== Segment start ==
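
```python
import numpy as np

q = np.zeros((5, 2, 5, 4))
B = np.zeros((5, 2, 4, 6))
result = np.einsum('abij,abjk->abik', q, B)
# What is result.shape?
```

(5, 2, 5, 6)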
== Segment end ==
TASK GOAL: Repeat the material in full, exactly as written.

YOUR RESPONSE:
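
```python
import numpy as np

q = np.zeros((5, 2, 5, 4))
B = np.zeros((5, 2, 4, 6))
result = np.einsum('abij,abjk->abik', q, B)
# What is result.shape?
```

(5, 2, 5, 6)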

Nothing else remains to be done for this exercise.